▸ WHAT IS REQUIRED
Write the records out once more, exactly as they are given.

▸ ENTRIES SUPPLIED
.....

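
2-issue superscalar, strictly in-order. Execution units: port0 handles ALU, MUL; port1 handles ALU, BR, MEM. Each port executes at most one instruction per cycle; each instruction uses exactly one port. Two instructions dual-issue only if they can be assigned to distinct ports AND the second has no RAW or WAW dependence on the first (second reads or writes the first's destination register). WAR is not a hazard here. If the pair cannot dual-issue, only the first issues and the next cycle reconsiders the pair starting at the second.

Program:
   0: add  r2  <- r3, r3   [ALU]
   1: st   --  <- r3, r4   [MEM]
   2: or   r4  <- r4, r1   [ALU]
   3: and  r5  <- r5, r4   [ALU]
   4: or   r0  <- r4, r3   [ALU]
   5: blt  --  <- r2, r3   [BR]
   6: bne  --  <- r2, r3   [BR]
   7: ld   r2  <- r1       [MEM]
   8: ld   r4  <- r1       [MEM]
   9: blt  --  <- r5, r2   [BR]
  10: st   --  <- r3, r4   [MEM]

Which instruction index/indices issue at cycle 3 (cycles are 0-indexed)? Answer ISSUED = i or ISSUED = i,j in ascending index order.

[0] i0+i1  add.ALU+st.MEM  -- dual
[1] i2  or.ALU  -- RAW r4
[2] i3+i4  and.ALU+or.ALU  -- dual
[3] i5  blt.BR  -- no-port BR/BR
[4] i6  bne.BR  -- no-port BR/MEM
[5] i7  ld.MEM  -- no-port MEM/MEM
[6] i8  ld.MEM  -- no-port MEM/BR
[7] i9  blt.BR  -- no-port BR/MEM
[8] i10  st.MEM  -- tail

ISSUED = 5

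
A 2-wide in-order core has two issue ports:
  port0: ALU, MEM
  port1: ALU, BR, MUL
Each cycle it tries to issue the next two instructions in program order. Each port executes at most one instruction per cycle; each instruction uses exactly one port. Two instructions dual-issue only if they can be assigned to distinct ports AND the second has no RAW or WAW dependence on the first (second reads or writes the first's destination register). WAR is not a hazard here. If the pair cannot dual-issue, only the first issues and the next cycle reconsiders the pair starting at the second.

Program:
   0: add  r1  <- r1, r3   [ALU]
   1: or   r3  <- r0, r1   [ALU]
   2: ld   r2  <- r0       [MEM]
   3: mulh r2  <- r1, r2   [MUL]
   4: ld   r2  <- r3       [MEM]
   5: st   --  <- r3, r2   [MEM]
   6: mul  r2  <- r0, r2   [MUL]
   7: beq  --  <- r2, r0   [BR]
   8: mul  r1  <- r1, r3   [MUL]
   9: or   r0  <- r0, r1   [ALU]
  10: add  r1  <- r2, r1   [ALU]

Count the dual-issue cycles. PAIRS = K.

0. add @i0  | RAW r1
1. or/ld @i1,i2  | pair
2. mulh @i3  | WAW r2
3. ld @i4  | no-port MEM/MEM
4. st/mul @i5,i6  | pair
5. beq @i7  | no-port BR/MUL
6. mul @i8  | RAW r1
7. or/add @i9,i10  | pair

PAIRS = 3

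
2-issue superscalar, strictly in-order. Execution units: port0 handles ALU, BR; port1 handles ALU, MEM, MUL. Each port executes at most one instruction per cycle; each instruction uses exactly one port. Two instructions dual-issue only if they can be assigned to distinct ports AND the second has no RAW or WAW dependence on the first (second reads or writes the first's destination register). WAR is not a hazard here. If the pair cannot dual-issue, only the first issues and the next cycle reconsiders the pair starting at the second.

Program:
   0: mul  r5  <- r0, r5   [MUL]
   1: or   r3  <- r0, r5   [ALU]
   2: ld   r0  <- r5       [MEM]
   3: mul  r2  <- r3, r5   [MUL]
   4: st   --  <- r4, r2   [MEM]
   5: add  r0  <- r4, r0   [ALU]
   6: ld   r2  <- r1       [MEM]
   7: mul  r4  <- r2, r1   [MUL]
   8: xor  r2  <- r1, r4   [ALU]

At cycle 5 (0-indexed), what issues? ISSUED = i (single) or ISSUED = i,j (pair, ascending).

ISSUED = 7

c0: i0 mul  RAW r5
c1: i1&i2 or;ld  pair
c2: i3 mul  no-port MUL/MEM
c3: i4&i5 st;add  pair
c4: i6 ld  no-port MEM/MUL
c5: i7 mul  RAW r4
c6: i8 xor  tail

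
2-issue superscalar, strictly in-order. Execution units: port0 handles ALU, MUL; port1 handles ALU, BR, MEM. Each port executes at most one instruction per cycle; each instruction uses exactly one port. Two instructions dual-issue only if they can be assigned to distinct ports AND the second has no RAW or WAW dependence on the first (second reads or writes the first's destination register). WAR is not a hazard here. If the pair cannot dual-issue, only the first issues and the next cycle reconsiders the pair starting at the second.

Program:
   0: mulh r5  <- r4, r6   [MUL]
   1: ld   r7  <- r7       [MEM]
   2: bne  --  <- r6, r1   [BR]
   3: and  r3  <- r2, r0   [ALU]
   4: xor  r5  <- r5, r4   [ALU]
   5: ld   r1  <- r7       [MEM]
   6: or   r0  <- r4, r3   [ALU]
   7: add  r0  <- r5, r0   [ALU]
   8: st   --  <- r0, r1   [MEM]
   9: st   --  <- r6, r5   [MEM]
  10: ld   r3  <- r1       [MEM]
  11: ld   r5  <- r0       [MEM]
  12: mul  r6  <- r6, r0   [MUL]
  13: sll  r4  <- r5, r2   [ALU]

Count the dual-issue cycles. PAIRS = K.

  cy0 -> i0/i1 (mulh.MUL;ld.MEM) 2-wide
  cy1 -> i2/i3 (bne.BR;and.ALU) 2-wide
  cy2 -> i4/i5 (xor.ALU;ld.MEM) 2-wide
  cy3 -> i6 (or.ALU) RAW+WAW r0
  cy4 -> i7 (add.ALU) RAW r0
  cy5 -> i8 (st.MEM) no-port MEM/MEM
  cy6 -> i9 (st.MEM) no-port MEM/MEM
  cy7 -> i10 (ld.MEM) no-port MEM/MEM
  cy8 -> i11/i12 (ld.MEM;mul.MUL) 2-wide
  cy9 -> i13 (sll.ALU) tail

PAIRS = 4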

.....

▸ WRITTEN ANSWER
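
2-issue superscalar, strictly in-order. Execution units: port0 handles ALU, MUL; port1 handles ALU, BR, MEM. Each port executes at most one instruction per cycle; each instruction uses exactly one port. Two instructions dual-issue only if they can be assigned to distinct ports AND the second has no RAW or WAW dependence on the first (second reads or writes the first's destination register). WAR is not a hazard here. If the pair cannot dual-issue, only the first issues and the next cycle reconsiders the pair starting at the second.

Program:
   0: add  r2  <- r3, r3   [ALU]
   1: st   --  <- r3, r4   [MEM]
   2: or   r4  <- r4, r1   [ALU]
   3: and  r5  <- r5, r4   [ALU]
   4: or   r0  <- r4, r3   [ALU]
   5: blt  --  <- r2, r3   [BR]
   6: bne  --  <- r2, r3   [BR]
   7: ld   r2  <- r1       [MEM]
   8: ld   r4  <- r1       [MEM]
   9: blt  --  <- r5, r2   [BR]
  10: st   --  <- r3, r4   [MEM]

Which instruction index/indices issue at cycle 3 (cycles are 0-indexed)? Answer ISSUED = i or ISSUED = i,j in ascending index order.

[0] i0+i1  add.ALU+st.MEM  -- dual
[1] i2  or.ALU  -- RAW r4
[2] i3+i4  and.ALU+or.ALU  -- dual
[3] i5  blt.BR  -- no-port BR/BR
[4] i6  bne.BR  -- no-port BR/MEM
[5] i7  ld.MEM  -- no-port MEM/MEM
[6] i8  ld.MEM  -- no-port MEM/BR
[7] i9  blt.BR  -- no-port BR/MEM
[8] i10  st.MEM  -- tail

ISSUED = 5

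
A 2-wide in-order core has two issue ports:
  port0: ALU, MEM
  port1: ALU, BR, MUL
Each cycle it tries to issue the next two instructions in program order. Each port executes at most one instruction per cycle; each instruction uses exactly one port. Two instructions dual-issue only if they can be assigned to distinct ports AND the second has no RAW or WAW dependence on the first (second reads or writes the first's destination register). WAR is not a hazard here. If the pair cannot dual-issue, only the first issues and the next cycle reconsiders the pair starting at the second.

Program:
   0: add  r1  <- r1, r3   [ALU]
   1: or   r3  <- r0, r1   [ALU]
   2: ld   r2  <- r0       [MEM]
   3: mulh r2  <- r1, r2   [MUL]
   4: ld   r2  <- r3       [MEM]
   5: st   --  <- r3, r2   [MEM]
   6: mul  r2  <- r0, r2   [MUL]
   7: beq  --  <- r2, r0   [BR]
   8: mul  r1  <- r1, r3   [MUL]
   9: or   r0  <- r0, r1   [ALU]
  10: add  r1  <- r2, r1   [ALU]

Count the dual-issue cycles. PAIRS = K.

0. add @i0  | RAW r1
1. or/ld @i1,i2  | pair
2. mulh @i3  | WAW r2
3. ld @i4  | no-port MEM/MEM
4. st/mul @i5,i6  | pair
5. beq @i7  | no-port BR/MUL
6. mul @i8  | RAW r1
7. or/add @i9,i10  | pair

PAIRS = 3

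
2-issue superscalar, strictly in-order. Execution units: port0 handles ALU, BR; port1 handles ALU, MEM, MUL. Each port executes at most one instruction per cycle; each instruction uses exactly one port. Two instructions dual-issue only if they can be assigned to distinct ports AND the second has no RAW or WAW dependence on the first (second reads or writes the first's destination register). WAR is not a hazard here. If the pair cannot dual-issue, only the first issues and the next cycle reconsiders the pair starting at the second.

Program:
   0: mul  r5  <- r0, r5   [MUL]
   1: or   r3  <- r0, r5   [ALU]
   2: ld   r0  <- r5       [MEM]
   3: mul  r2  <- r3, r5   [MUL]
   4: st   --  <- r4, r2   [MEM]
   5: add  r0  <- r4, r0   [ALU]
   6: ld   r2  <- r1       [MEM]
   7: mul  r4  <- r2, r1   [MUL]
   8: xor  r2  <- r1, r4   [ALU]

At cycle 5 (0-indexed), what issues? ISSUED = i (single) or ISSUED = i,j (pair, ascending).

ISSUED = 7

c0: i0 mul  RAW r5
c1: i1&i2 or;ld  pair
c2: i3 mul  no-port MUL/MEM
c3: i4&i5 st;add  pair
c4: i6 ld  no-port MEM/MUL
c5: i7 mul  RAW r4
c6: i8 xor  tail

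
2-issue superscalar, strictly in-order. Execution units: port0 handles ALU, MUL; port1 handles ALU, BR, MEM. Each port executes at most one instruction per cycle; each instruction uses exactly one port. Two instructions dual-issue only if they can be assigned to distinct ports AND the second has no RAW or WAW dependence on the first (second reads or writes the first's destination register). WAR is not a hazard here. If the pair cannot dual-issue, only the first issues and the next cycle reconsiders the pair starting at the second.

Program:
   0: mulh r5  <- r4, r6   [MUL]
   1: ld   r7  <- r7       [MEM]
   2: bne  --  <- r6, r1   [BR]
   3: and  r3  <- r2, r0   [ALU]
   4: xor  r5  <- r5, r4   [ALU]
   5: ld   r1  <- r7       [MEM]
   6: or   r0  <- r4, r3   [ALU]
   7: add  r0  <- r5, r0   [ALU]
   8: st   --  <- r0, r1   [MEM]
   9: st   --  <- r6, r5   [MEM]
  10: ld   r3  <- r1       [MEM]
  11: ld   r5  <- r0       [MEM]
  12: mul  r6  <- r6, r0   [MUL]
  13: sll  r4  <- r5, r2   [ALU]

Count the dual-issue cycles. PAIRS = K.

  cy0 -> i0/i1 (mulh.MUL;ld.MEM) 2-wide
  cy1 -> i2/i3 (bne.BR;and.ALU) 2-wide
  cy2 -> i4/i5 (xor.ALU;ld.MEM) 2-wide
  cy3 -> i6 (or.ALU) RAW+WAW r0
  cy4 -> i7 (add.ALU) RAW r0
  cy5 -> i8 (st.MEM) no-port MEM/MEM
  cy6 -> i9 (st.MEM) no-port MEM/MEM
  cy7 -> i10 (ld.MEM) no-port MEM/MEM
  cy8 -> i11/i12 (ld.MEM;mul.MUL) 2-wide
  cy9 -> i13 (sll.ALU) tail

PAIRS = 4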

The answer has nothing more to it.